Give back every line of the data, word for word.

(GIVEN DATA)

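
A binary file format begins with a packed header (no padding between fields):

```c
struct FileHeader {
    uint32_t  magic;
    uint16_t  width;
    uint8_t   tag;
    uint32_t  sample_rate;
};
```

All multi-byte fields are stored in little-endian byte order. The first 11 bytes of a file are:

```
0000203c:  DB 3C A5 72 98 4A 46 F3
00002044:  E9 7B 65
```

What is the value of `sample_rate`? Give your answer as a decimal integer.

1702619635

`sample_rate` follows `magic` (4 B), `width` (2 B), `tag` (1 B), so it starts at offset 4 + 2 + 1 = 7 and occupies 4 bytes.
Bytes at offsets 7..10: F3 E9 7B 65.
Little-endian: lowest address holds the least-significant byte.
Reassemble most-significant byte first: 65 7B E9 F3 → 0x657BE9F3.
0x657BE9F3 = 1702619635.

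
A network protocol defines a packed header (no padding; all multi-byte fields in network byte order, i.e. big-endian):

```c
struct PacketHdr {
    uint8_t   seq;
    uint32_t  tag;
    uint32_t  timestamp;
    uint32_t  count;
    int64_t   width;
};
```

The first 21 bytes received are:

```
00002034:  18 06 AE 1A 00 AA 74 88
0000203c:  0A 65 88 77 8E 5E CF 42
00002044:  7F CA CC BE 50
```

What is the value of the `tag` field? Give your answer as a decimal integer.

`tag` follows `seq` (1 byte), so it starts at byte offset 1 and occupies 4 bytes.
Bytes at offsets 1..4: 06 AE 1A 00.
Big-endian stores the most-significant byte at the lowest address.
The bytes are already most-significant first: 0x06AE1A00.
0x06AE1A00 = 112073216.

112073216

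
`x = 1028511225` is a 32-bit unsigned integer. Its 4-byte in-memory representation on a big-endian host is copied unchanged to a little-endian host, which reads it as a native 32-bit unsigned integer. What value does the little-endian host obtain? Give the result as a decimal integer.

4191505725

1028511225 in 32-bit hexadecimal is 0x3D4DD5F9.
Stored big-endian, the bytes at ascending addresses are 3D 4D D5 F9.
Read back as little-endian, the first byte is least significant, giving 0xF9D54D3D.
0xF9D54D3D = 4191505725.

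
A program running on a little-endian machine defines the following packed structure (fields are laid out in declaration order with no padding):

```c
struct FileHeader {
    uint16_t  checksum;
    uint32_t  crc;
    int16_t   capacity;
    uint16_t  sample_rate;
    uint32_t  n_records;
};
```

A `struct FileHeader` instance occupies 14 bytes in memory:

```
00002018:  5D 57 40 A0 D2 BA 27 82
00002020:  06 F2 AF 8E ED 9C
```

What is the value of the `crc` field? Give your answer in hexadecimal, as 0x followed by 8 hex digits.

`crc` follows `checksum` (2 bytes), so it starts at byte offset 2 and occupies 4 bytes.
Bytes at offsets 2..5: 40 A0 D2 BA.
Little-endian: lowest address holds the least-significant byte.
Reassemble most-significant byte first: BA D2 A0 40 → 0xBAD2A040.

0xBAD2A040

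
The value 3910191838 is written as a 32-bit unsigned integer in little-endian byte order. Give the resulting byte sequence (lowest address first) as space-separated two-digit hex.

3910191838 in hexadecimal, padded to 32 bits, is 0xE910CADE.
Split into bytes (most-significant first): E9 10 CA DE.
In little-endian order the low byte comes first in memory.
So at ascending addresses the bytes are DE CA 10 E9.

DE CA 10 E9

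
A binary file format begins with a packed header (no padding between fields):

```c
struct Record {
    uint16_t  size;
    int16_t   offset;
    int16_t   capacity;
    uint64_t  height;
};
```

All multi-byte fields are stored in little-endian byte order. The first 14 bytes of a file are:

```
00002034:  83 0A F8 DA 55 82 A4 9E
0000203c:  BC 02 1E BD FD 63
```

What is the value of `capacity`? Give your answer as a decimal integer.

`capacity` follows `size` (2 B), `offset` (2 B), so it starts at offset 2 + 2 = 4 and occupies 2 bytes.
Bytes at offsets 4..5: 55 82.
In little-endian order the low byte comes first in memory.
Reassemble most-significant byte first: 82 55 → 0x8255.
Top bit is set, so as a signed 16-bit value this is 0x8255 − 2^16 = -32171.

-32171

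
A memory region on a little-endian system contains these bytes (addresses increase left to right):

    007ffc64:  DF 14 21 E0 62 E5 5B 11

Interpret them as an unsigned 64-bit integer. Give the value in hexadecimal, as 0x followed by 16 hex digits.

0x115BE562E02114DF

Little-endian stores the least-significant byte at the lowest address.
Reassemble most-significant byte first: 11 5B E5 62 E0 21 14 DF → 0x115BE562E02114DF.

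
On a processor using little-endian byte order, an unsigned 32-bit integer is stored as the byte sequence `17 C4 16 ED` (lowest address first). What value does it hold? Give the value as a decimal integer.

3977692183

Little-endian stores the least-significant byte at the lowest address.
Reassemble most-significant byte first: ED 16 C4 17 → 0xED16C417.
0xED16C417 = 3977692183.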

(End GIVEN DATA)

EXERCISE OUTPUT -
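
A binary file format begins with a packed header (no padding between fields):

```c
struct FileHeader {
    uint32_t  magic;
    uint16_t  width;
    uint8_t   tag;
    uint32_t  sample_rate;
};
```

All multi-byte fields are stored in little-endian byte order. The first 11 bytes of a file are:

```
0000203c:  DB 3C A5 72 98 4A 46 F3
00002044:  E9 7B 65
```

What is the value of `sample_rate`? Give your answer as a decimal integer.

1702619635

`sample_rate` follows `magic` (4 B), `width` (2 B), `tag` (1 B), so it starts at offset 4 + 2 + 1 = 7 and occupies 4 bytes.
Bytes at offsets 7..10: F3 E9 7B 65.
Little-endian: lowest address holds the least-significant byte.
Reassemble most-significant byte first: 65 7B E9 F3 → 0x657BE9F3.
0x657BE9F3 = 1702619635.

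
A network protocol defines a packed header (no padding; all multi-byte fields in network byte order, i.e. big-endian):

```c
struct PacketHdr {
    uint8_t   seq;
    uint32_t  tag;
    uint32_t  timestamp;
    uint32_t  count;
    int64_t   width;
};
```

The first 21 bytes received are:

```
00002034:  18 06 AE 1A 00 AA 74 88
0000203c:  0A 65 88 77 8E 5E CF 42
00002044:  7F CA CC BE 50
```

What is the value of the `tag` field? Give your answer as a decimal integer.

`tag` follows `seq` (1 byte), so it starts at byte offset 1 and occupies 4 bytes.
Bytes at offsets 1..4: 06 AE 1A 00.
Big-endian stores the most-significant byte at the lowest address.
The bytes are already most-significant first: 0x06AE1A00.
0x06AE1A00 = 112073216.

112073216

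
`x = 1028511225` is a 32-bit unsigned integer. Its 4-byte in-memory representation on a big-endian host is copied unchanged to a little-endian host, which reads it as a native 32-bit unsigned integer. What value does the little-endian host obtain? Give the result as a decimal integer.

4191505725

1028511225 in 32-bit hexadecimal is 0x3D4DD5F9.
Stored big-endian, the bytes at ascending addresses are 3D 4D D5 F9.
Read back as little-endian, the first byte is least significant, giving 0xF9D54D3D.
0xF9D54D3D = 4191505725.

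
A program running on a little-endian machine defines the following packed structure (fields are laid out in declaration order with no padding):

```c
struct FileHeader {
    uint16_t  checksum;
    uint32_t  crc;
    int16_t   capacity;
    uint16_t  sample_rate;
    uint32_t  n_records;
};
```

A `struct FileHeader` instance occupies 14 bytes in memory:

```
00002018:  5D 57 40 A0 D2 BA 27 82
00002020:  06 F2 AF 8E ED 9C
```

What is the value of the `crc` field? Give your answer in hexadecimal, as 0x followed by 8 hex digits.

`crc` follows `checksum` (2 bytes), so it starts at byte offset 2 and occupies 4 bytes.
Bytes at offsets 2..5: 40 A0 D2 BA.
Little-endian: lowest address holds the least-significant byte.
Reassemble most-significant byte first: BA D2 A0 40 → 0xBAD2A040.

0xBAD2A040

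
The value 3910191838 is written as a 32-bit unsigned integer in little-endian byte order. Give the resulting byte sequence (lowest address first) as space-separated two-digit hex.

3910191838 in hexadecimal, padded to 32 bits, is 0xE910CADE.
Split into bytes (most-significant first): E9 10 CA DE.
In little-endian order the low byte comes first in memory.
So at ascending addresses the bytes are DE CA 10 E9.

DE CA 10 E9

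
A binary file format begins with a packed header (no padding between fields):

```c
struct Record {
    uint16_t  size;
    int16_t   offset;
    int16_t   capacity;
    uint64_t  height;
};
```

All multi-byte fields are stored in little-endian byte order. The first 14 bytes of a file are:

```
00002034:  83 0A F8 DA 55 82 A4 9E
0000203c:  BC 02 1E BD FD 63
```

What is the value of `capacity`? Give your answer as a decimal integer.

`capacity` follows `size` (2 B), `offset` (2 B), so it starts at offset 2 + 2 = 4 and occupies 2 bytes.
Bytes at offsets 4..5: 55 82.
In little-endian order the low byte comes first in memory.
Reassemble most-significant byte first: 82 55 → 0x8255.
Top bit is set, so as a signed 16-bit value this is 0x8255 − 2^16 = -32171.

-32171

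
A memory region on a little-endian system contains these bytes (addresses increase left to right):

    007ffc64:  DF 14 21 E0 62 E5 5B 11

Interpret them as an unsigned 64-bit integer. Give the value in hexadecimal, as 0x followed by 16 hex digits.

0x115BE562E02114DF

Little-endian stores the least-significant byte at the lowest address.
Reassemble most-significant byte first: 11 5B E5 62 E0 21 14 DF → 0x115BE562E02114DF.

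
On a processor using little-endian byte order, an unsigned 32-bit integer is stored as the byte sequence `17 C4 16 ED` (lowest address first). What value does it hold? Give the value as a decimal integer.

3977692183

Little-endian stores the least-significant byte at the lowest address.
Reassemble most-significant byte first: ED 16 C4 17 → 0xED16C417.
0xED16C417 = 3977692183.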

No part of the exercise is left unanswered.